> **YOUR OBJECTIVE**
How many lines in the records below contain the word "Zelen"? Give only the number.

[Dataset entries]
=== Section Start ===

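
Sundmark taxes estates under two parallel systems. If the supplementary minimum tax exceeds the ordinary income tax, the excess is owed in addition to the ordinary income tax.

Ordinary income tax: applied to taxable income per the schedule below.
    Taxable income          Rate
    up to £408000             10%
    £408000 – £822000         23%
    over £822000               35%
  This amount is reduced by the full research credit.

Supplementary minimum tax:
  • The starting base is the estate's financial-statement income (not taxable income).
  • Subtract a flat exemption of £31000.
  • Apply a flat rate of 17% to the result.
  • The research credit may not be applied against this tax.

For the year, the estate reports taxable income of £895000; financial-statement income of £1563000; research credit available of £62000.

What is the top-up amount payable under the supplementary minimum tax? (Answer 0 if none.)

£160870

Ordinary income tax:
  £408000 × 10% = £40800
  £414000 × 23% = £95220
  £73000 × 35% = £25550
  → £161570
  Less research credit £62000 → £99570

Supplementary minimum tax:
  Base (financial-statement income): £1563000
  Less exemption £31000 → base £1532000
  £1532000 × 17% = £260440

Excess of supplementary minimum tax over ordinary income tax: £260440 − £99570 = £160870.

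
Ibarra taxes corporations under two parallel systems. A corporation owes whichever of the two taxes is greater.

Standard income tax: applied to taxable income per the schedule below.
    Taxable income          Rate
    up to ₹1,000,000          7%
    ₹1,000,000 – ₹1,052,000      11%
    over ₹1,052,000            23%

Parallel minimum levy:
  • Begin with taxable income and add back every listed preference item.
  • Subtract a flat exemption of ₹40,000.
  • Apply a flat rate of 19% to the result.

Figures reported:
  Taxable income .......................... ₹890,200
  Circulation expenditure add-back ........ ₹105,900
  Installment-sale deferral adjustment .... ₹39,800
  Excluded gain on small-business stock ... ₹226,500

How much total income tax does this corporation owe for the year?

Standard income tax:
  ₹890,200 × 7% = ₹62,314

Parallel minimum levy:
  Adjusted income: ₹890,200 + ₹105,900 + ₹39,800 + ₹226,500 = ₹1,262,400
  Less exemption ₹40,000 → base ₹1,222,400
  ₹1,222,400 × 19% = ₹232,256

₹232,256 > ₹62,314, so the parallel minimum levy is the binding amount.

₹232,256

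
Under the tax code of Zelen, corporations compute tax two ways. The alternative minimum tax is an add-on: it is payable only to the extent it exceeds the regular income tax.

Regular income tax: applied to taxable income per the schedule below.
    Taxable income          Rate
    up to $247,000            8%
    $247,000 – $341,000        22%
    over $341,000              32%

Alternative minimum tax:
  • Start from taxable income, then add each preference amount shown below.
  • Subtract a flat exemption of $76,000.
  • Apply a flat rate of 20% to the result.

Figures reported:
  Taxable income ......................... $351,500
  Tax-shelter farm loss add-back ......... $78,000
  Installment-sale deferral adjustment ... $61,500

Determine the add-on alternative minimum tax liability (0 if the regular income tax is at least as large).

$39,200

Regular income tax:
  $247,000 × 8% = $19,760
  $94,000 × 22% = $20,680
  $10,500 × 32% = $3,360
  → $43,800

Alternative minimum tax:
  Adjusted income: $351,500 + $78,000 + $61,500 = $491,000
  Less exemption $76,000 → base $415,000
  $415,000 × 20% = $83,000

Excess of alternative minimum tax over regular income tax: $83,000 − $43,800 = $39,200.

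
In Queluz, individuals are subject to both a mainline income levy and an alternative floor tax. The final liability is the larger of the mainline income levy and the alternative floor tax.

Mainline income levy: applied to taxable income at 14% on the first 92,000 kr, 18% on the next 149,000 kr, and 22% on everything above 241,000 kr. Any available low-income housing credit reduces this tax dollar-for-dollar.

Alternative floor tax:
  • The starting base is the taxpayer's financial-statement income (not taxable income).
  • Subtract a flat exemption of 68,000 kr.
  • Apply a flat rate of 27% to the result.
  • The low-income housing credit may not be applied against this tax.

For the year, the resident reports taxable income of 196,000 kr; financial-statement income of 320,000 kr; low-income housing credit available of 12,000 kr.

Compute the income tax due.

68,040 kr

Alternative floor tax:
  Base (financial-statement income): 320,000 kr
  Less exemption 68,000 kr → base 252,000 kr
  252,000 kr × 27% = 68,040 kr

Mainline income levy:
  92,000 kr × 14% = 12,880 kr
  104,000 kr × 18% = 18,720 kr
  → 31,600 kr
  Less low-income housing credit 12,000 kr → 19,600 kr

68,040 kr > 19,600 kr, so the alternative floor tax is the binding amount.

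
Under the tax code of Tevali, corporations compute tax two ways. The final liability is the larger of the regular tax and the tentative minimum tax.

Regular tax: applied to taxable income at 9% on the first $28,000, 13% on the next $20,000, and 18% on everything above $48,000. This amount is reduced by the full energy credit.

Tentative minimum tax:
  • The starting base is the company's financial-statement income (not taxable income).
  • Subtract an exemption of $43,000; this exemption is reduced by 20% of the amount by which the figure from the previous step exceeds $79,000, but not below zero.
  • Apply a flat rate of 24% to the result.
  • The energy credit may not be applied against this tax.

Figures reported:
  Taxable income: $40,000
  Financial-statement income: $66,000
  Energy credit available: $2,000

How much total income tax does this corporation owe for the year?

Regular tax:
  $28,000 × 9% = $2,520
  $12,000 × 13% = $1,560
  → $4,080
  Less energy credit $2,000 → $2,080

Tentative minimum tax:
  Base (financial-statement income): $66,000
  Exemption: $66,000 ≤ $79,000, so full $43,000 applies
  Base: $66,000 − $43,000 = $23,000
  $23,000 × 24% = $5,520

$5,520 > $2,080, so the tentative minimum tax is the binding amount.

$5,520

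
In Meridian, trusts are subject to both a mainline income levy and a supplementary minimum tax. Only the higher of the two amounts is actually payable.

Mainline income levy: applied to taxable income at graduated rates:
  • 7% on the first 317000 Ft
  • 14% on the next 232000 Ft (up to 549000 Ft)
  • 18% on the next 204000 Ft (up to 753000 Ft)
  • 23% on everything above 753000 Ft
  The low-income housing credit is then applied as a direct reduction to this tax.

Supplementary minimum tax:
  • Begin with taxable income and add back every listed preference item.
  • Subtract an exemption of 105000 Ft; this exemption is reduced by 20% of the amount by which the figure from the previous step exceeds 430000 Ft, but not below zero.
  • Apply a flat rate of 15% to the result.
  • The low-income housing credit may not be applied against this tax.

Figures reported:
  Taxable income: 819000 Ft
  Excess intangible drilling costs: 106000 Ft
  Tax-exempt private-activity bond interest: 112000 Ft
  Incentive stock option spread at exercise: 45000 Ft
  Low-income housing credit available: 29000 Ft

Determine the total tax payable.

162300 Ft

Supplementary minimum tax:
  Adjusted income: 819000 Ft + 106000 Ft + 112000 Ft + 45000 Ft = 1082000 Ft
  Exemption: 20% × (1082000 Ft − 430000 Ft) = 130400 Ft ≥ 105000 Ft, so the exemption is fully phased out
  Base: 1082000 Ft − 0 Ft = 1082000 Ft
  1082000 Ft × 15% = 162300 Ft

Mainline income levy:
  317000 Ft × 7% = 22190 Ft
  232000 Ft × 14% = 32480 Ft
  204000 Ft × 18% = 36720 Ft
  66000 Ft × 23% = 15180 Ft
  → 106570 Ft
  Less low-income housing credit 29000 Ft → 77570 Ft

162300 Ft > 77570 Ft, so the supplementary minimum tax is the binding amount.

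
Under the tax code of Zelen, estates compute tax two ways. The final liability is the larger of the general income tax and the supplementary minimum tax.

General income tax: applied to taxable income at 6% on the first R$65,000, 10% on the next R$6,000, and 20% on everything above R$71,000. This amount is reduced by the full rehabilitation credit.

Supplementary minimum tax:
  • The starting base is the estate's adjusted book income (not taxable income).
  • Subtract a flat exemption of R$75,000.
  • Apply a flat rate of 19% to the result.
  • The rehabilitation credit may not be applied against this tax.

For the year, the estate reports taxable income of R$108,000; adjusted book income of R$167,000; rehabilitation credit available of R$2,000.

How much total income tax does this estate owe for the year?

General income tax:
  R$65,000 × 6% = R$3,900
  R$6,000 × 10% = R$600
  R$37,000 × 20% = R$7,400
  → R$11,900
  Less rehabilitation credit R$2,000 → R$9,900

Supplementary minimum tax:
  Base (adjusted book income): R$167,000
  Less exemption R$75,000 → base R$92,000
  R$92,000 × 19% = R$17,480

R$17,480 > R$9,900, so the supplementary minimum tax is the binding amount.

R$17,480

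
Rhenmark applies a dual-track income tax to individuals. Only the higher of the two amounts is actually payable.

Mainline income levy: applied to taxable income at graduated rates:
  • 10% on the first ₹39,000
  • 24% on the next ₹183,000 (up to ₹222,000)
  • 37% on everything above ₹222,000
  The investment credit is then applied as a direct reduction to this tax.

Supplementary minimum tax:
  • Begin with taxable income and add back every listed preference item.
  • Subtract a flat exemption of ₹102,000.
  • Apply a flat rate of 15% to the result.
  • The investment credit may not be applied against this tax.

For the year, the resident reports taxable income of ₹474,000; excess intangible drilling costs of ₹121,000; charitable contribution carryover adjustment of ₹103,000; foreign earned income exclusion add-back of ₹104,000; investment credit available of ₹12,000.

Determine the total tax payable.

₹129,060

Supplementary minimum tax:
  Adjusted income: ₹474,000 + ₹121,000 + ₹103,000 + ₹104,000 = ₹802,000
  Less exemption ₹102,000 → base ₹700,000
  ₹700,000 × 15% = ₹105,000

Mainline income levy:
  ₹39,000 × 10% = ₹3,900
  ₹183,000 × 24% = ₹43,920
  ₹252,000 × 37% = ₹93,240
  → ₹141,060
  Less investment credit ₹12,000 → ₹129,060

₹129,060 > ₹105,000, so the mainline income levy governs.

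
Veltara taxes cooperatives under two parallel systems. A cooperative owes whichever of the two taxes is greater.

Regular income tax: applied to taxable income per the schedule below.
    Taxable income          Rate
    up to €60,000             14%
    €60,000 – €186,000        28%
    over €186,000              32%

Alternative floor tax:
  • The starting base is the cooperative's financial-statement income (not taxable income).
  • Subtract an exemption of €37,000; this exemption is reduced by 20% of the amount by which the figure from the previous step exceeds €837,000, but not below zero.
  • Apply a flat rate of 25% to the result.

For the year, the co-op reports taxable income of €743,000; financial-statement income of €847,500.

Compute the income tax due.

Regular income tax:
  €60,000 × 14% = €8,400
  €126,000 × 28% = €35,280
  €557,000 × 32% = €178,240
  → €221,920

Alternative floor tax:
  Base (financial-statement income): €847,500
  Exemption: €37,000 − 20% × (€847,500 − €837,000) = €37,000 − €2,100 = €34,900
  Base: €847,500 − €34,900 = €812,600
  €812,600 × 25% = €203,150

€221,920 > €203,150, so the regular income tax governs.

€221,920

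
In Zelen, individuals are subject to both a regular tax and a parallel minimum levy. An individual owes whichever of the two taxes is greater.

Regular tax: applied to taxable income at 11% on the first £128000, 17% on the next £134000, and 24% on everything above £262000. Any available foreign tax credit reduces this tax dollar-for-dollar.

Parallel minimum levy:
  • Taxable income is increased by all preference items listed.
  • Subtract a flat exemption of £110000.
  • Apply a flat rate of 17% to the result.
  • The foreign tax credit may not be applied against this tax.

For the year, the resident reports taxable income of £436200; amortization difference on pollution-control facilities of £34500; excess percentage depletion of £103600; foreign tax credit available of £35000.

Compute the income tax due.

Regular tax:
  £128000 × 11% = £14080
  £134000 × 17% = £22780
  £174200 × 24% = £41808
  → £78668
  Less foreign tax credit £35000 → £43668

Parallel minimum levy:
  Adjusted income: £436200 + £34500 + £103600 = £574300
  Less exemption £110000 → base £464300
  £464300 × 17% = £78931

£78931 > £43668, so the parallel minimum levy is the binding amount.

£78931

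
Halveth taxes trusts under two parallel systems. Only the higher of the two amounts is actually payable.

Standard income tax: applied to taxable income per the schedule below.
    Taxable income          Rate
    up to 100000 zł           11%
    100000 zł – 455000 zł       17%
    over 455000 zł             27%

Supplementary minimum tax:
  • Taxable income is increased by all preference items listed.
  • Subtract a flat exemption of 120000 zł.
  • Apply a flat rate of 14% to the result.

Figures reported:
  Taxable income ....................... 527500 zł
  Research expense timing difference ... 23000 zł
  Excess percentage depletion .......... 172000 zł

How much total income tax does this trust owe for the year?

Supplementary minimum tax:
  Adjusted income: 527500 zł + 23000 zł + 172000 zł = 722500 zł
  Less exemption 120000 zł → base 602500 zł
  602500 zł × 14% = 84350 zł

Standard income tax:
  100000 zł × 11% = 11000 zł
  355000 zł × 17% = 60350 zł
  72500 zł × 27% = 19575 zł
  → 90925 zł

90925 zł > 84350 zł, so the standard income tax governs.

90925 zł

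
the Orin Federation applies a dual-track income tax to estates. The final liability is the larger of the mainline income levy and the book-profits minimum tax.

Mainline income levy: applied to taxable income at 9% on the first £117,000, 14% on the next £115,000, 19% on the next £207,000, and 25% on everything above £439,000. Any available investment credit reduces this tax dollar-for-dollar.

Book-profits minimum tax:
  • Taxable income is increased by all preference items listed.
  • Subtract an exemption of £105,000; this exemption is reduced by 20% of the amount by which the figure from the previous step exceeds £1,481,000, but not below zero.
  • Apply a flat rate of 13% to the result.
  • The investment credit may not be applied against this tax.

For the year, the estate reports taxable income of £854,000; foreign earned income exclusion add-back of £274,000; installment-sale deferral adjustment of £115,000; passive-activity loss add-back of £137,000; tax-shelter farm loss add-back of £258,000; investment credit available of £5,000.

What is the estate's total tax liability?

£203,372

Mainline income levy:
  £117,000 × 9% = £10,530
  £115,000 × 14% = £16,100
  £207,000 × 19% = £39,330
  £415,000 × 25% = £103,750
  → £169,710
  Less investment credit £5,000 → £164,710

Book-profits minimum tax:
  Adjusted income: £854,000 + £274,000 + £115,000 + £137,000 + £258,000 = £1,638,000
  Exemption: £105,000 − 20% × (£1,638,000 − £1,481,000) = £105,000 − £31,400 = £73,600
  Base: £1,638,000 − £73,600 = £1,564,400
  £1,564,400 × 13% = £203,372

£203,372 > £164,710, so the book-profits minimum tax is the binding amount.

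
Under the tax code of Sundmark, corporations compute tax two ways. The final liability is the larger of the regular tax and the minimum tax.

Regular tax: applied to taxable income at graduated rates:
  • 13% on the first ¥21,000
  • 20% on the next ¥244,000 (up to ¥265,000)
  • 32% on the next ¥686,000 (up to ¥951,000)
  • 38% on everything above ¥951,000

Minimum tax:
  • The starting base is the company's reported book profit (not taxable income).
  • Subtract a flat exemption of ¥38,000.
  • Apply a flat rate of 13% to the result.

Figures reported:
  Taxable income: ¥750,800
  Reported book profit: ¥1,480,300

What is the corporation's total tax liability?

¥206,986

Minimum tax:
  Base (reported book profit): ¥1,480,300
  Less exemption ¥38,000 → base ¥1,442,300
  ¥1,442,300 × 13% = ¥187,499

Regular tax:
  ¥21,000 × 13% = ¥2,730
  ¥244,000 × 20% = ¥48,800
  ¥485,800 × 32% = ¥155,456
  → ¥206,986

¥206,986 > ¥187,499, so the regular tax governs.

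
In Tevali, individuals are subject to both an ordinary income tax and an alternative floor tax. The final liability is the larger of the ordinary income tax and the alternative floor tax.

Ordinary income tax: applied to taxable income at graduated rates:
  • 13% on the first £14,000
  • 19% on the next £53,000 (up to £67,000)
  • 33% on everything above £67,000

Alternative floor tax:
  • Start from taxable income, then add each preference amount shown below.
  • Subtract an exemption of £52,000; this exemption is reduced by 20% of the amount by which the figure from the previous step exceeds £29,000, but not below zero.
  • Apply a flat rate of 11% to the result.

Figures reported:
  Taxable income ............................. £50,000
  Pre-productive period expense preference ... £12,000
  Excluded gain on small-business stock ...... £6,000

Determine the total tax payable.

£8,660

Alternative floor tax:
  Adjusted income: £50,000 + £12,000 + £6,000 = £68,000
  Exemption: £52,000 − 20% × (£68,000 − £29,000) = £52,000 − £7,800 = £44,200
  Base: £68,000 − £44,200 = £23,800
  £23,800 × 11% = £2,618

Ordinary income tax:
  £14,000 × 13% = £1,820
  £36,000 × 19% = £6,840
  → £8,660

£8,660 > £2,618, so the ordinary income tax governs.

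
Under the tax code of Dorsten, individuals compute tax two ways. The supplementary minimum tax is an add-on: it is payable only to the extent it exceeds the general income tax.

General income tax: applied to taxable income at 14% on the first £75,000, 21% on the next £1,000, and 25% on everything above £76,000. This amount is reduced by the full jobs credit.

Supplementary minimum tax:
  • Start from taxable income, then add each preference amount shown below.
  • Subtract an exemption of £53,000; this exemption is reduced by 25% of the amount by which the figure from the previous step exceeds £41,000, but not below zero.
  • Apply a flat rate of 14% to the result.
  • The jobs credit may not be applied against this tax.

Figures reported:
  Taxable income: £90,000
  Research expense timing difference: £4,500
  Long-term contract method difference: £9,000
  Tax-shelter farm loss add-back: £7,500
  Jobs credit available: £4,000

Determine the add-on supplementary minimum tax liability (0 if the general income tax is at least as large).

£360

Supplementary minimum tax:
  Adjusted income: £90,000 + £4,500 + £9,000 + £7,500 = £111,000
  Exemption: £53,000 − 25% × (£111,000 − £41,000) = £53,000 − £17,500 = £35,500
  Base: £111,000 − £35,500 = £75,500
  £75,500 × 14% = £10,570

General income tax:
  £75,000 × 14% = £10,500
  £1,000 × 21% = £210
  £14,000 × 25% = £3,500
  → £14,210
  Less jobs credit £4,000 → £10,210

Excess of supplementary minimum tax over general income tax: £10,570 − £10,210 = £360.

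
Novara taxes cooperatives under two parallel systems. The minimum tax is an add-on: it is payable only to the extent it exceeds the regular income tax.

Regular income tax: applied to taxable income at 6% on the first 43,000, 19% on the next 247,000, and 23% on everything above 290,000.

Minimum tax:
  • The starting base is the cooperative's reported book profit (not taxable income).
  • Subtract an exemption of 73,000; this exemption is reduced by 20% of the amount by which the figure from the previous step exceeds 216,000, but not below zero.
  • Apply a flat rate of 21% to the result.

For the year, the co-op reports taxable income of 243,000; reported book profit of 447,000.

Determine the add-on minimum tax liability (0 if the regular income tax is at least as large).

47,662

Regular income tax:
  43,000 × 6% = 2,580
  200,000 × 19% = 38,000
  → 40,580

Minimum tax:
  Base (reported book profit): 447,000
  Exemption: 73,000 − 20% × (447,000 − 216,000) = 73,000 − 46,200 = 26,800
  Base: 447,000 − 26,800 = 420,200
  420,200 × 21% = 88,242

Excess of minimum tax over regular income tax: 88,242 − 40,580 = 47,662.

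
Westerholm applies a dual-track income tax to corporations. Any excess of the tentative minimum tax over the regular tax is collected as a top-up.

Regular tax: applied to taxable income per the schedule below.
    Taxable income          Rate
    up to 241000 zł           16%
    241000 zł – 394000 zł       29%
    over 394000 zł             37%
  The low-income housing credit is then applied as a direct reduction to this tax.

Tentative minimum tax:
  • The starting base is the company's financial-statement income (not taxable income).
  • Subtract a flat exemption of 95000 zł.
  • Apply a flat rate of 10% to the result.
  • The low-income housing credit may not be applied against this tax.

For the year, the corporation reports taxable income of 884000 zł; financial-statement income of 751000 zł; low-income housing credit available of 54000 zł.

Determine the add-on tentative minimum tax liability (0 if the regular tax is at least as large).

0 zł

Tentative minimum tax:
  Base (financial-statement income): 751000 zł
  Less exemption 95000 zł → base 656000 zł
  656000 zł × 10% = 65600 zł

Regular tax:
  241000 zł × 16% = 38560 zł
  153000 zł × 29% = 44370 zł
  490000 zł × 37% = 181300 zł
  → 264230 zł
  Less low-income housing credit 54000 zł → 210230 zł

65600 zł ≤ 210230 zł, so no add-on is due.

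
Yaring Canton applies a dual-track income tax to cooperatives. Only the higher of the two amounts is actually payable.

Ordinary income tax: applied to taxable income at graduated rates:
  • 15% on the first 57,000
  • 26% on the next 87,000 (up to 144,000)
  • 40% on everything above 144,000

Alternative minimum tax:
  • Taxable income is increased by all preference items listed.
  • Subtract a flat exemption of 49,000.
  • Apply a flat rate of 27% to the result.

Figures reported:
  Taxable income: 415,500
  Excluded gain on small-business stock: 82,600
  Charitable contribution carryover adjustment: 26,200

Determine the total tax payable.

Alternative minimum tax:
  Adjusted income: 415,500 + 82,600 + 26,200 = 524,300
  Less exemption 49,000 → base 475,300
  475,300 × 27% = 128,331

Ordinary income tax:
  57,000 × 15% = 8,550
  87,000 × 26% = 22,620
  271,500 × 40% = 108,600
  → 139,770

139,770 > 128,331, so the ordinary income tax governs.

139,770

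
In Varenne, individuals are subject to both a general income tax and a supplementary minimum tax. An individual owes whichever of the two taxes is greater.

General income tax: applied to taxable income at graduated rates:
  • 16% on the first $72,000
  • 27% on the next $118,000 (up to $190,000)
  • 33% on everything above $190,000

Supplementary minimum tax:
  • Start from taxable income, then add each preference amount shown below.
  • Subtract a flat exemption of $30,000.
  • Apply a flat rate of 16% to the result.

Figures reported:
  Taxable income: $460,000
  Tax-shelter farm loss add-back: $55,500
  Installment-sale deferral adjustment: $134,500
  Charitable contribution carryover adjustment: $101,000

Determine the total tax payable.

Supplementary minimum tax:
  Adjusted income: $460,000 + $55,500 + $134,500 + $101,000 = $751,000
  Less exemption $30,000 → base $721,000
  $721,000 × 16% = $115,360

General income tax:
  $72,000 × 16% = $11,520
  $118,000 × 27% = $31,860
  $270,000 × 33% = $89,100
  → $132,480

$132,480 > $115,360, so the general income tax governs.

$132,480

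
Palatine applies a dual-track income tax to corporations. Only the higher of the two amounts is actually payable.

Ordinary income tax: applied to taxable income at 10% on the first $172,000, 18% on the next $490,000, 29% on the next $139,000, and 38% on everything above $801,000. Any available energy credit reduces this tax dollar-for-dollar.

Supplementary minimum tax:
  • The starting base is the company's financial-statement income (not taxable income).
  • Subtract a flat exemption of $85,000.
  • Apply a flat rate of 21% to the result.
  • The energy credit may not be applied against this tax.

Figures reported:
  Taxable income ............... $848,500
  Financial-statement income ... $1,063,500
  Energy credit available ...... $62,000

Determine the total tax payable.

$205,485

Supplementary minimum tax:
  Base (financial-statement income): $1,063,500
  Less exemption $85,000 → base $978,500
  $978,500 × 21% = $205,485

Ordinary income tax:
  $172,000 × 10% = $17,200
  $490,000 × 18% = $88,200
  $139,000 × 29% = $40,310
  $47,500 × 38% = $18,050
  → $163,760
  Less energy credit $62,000 → $101,760

$205,485 > $101,760, so the supplementary minimum tax is the binding amount.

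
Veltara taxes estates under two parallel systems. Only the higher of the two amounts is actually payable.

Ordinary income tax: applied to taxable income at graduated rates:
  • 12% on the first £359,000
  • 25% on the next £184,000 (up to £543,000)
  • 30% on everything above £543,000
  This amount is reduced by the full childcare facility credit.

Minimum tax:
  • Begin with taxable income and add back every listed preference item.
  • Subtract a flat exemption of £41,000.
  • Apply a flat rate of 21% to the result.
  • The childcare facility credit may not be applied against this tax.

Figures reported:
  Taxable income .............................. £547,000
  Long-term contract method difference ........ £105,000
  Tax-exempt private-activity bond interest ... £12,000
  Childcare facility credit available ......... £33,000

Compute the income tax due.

Ordinary income tax:
  £359,000 × 12% = £43,080
  £184,000 × 25% = £46,000
  £4,000 × 30% = £1,200
  → £90,280
  Less childcare facility credit £33,000 → £57,280

Minimum tax:
  Adjusted income: £547,000 + £105,000 + £12,000 = £664,000
  Less exemption £41,000 → base £623,000
  £623,000 × 21% = £130,830

£130,830 > £57,280, so the minimum tax is the binding amount.

£130,830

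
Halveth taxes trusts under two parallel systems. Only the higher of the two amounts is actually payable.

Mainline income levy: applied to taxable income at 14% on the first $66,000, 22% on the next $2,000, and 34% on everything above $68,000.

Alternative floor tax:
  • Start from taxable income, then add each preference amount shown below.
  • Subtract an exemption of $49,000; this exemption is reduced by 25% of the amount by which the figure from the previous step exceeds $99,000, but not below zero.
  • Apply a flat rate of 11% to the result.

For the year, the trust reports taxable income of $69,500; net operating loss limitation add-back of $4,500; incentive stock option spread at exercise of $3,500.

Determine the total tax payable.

Mainline income levy:
  $66,000 × 14% = $9,240
  $2,000 × 22% = $440
  $1,500 × 34% = $510
  → $10,190

Alternative floor tax:
  Adjusted income: $69,500 + $4,500 + $3,500 = $77,500
  Exemption: $77,500 ≤ $99,000, so full $49,000 applies
  Base: $77,500 − $49,000 = $28,500
  $28,500 × 11% = $3,135

$10,190 > $3,135, so the mainline income levy governs.

$10,190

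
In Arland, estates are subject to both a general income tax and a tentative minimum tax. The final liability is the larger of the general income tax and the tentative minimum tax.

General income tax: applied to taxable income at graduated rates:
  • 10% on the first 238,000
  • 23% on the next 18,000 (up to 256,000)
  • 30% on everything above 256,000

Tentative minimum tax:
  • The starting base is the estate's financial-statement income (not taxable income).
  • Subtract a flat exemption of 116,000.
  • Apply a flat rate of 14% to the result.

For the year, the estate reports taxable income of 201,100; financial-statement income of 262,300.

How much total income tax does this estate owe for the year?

20,482

General income tax:
  201,100 × 10% = 20,110

Tentative minimum tax:
  Base (financial-statement income): 262,300
  Less exemption 116,000 → base 146,300
  146,300 × 14% = 20,482

20,482 > 20,110, so the tentative minimum tax is the binding amount.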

=== Section End ===

> **RESPONSE**
3